[Exercise objective]
With nothing added and nothing dropped, write out all of the entries below.

[Records shown]
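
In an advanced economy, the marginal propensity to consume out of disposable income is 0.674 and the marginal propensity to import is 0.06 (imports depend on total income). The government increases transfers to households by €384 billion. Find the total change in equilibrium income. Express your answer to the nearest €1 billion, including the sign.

The transfer change shifts disposable income by +€384 billion, so first-round consumption changes by c·ΔTR = 0.674 × (+€384 billion) = +€258.816 billion.
Expenditure multiplier = 1/(1 − c + m) = 1/(1 − 0.674 + 0.06) = 1/0.386 ≈ 2.591.
The transfer multiplier is c × k ≈ 1.746, so ΔY = k × (c·ΔTR) = (+€258.816 billion) / 0.386 ≈ +€671 billion.

+€671 billion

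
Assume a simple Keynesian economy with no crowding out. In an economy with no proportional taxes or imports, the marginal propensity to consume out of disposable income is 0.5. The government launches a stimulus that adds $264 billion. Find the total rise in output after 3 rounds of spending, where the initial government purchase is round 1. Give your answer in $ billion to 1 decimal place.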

[Task result]
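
In an advanced economy, the marginal propensity to consume out of disposable income is 0.674 and the marginal propensity to import is 0.06 (imports depend on total income). The government increases transfers to households by €384 billion. Find the total change in equilibrium income. Express your answer to the nearest €1 billion, including the sign.

The transfer change shifts disposable income by +€384 billion, so first-round consumption changes by c·ΔTR = 0.674 × (+€384 billion) = +€258.816 billion.
Expenditure multiplier = 1/(1 − c + m) = 1/(1 − 0.674 + 0.06) = 1/0.386 ≈ 2.591.
The transfer multiplier is c × k ≈ 1.746, so ΔY = k × (c·ΔTR) = (+€258.816 billion) / 0.386 ≈ +€671 billion.

+€671 billion

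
Assume a simple Keynesian economy with no crowding out. In an economy with no proportional taxes or imports, the marginal propensity to consume out of disposable income is 0.5. The government launches a stimulus that adds $264 billion. Find the total rise in output after 3 rounds of spending, where the initial government purchase is round 1. Give your answer in $ billion to 1 decimal place.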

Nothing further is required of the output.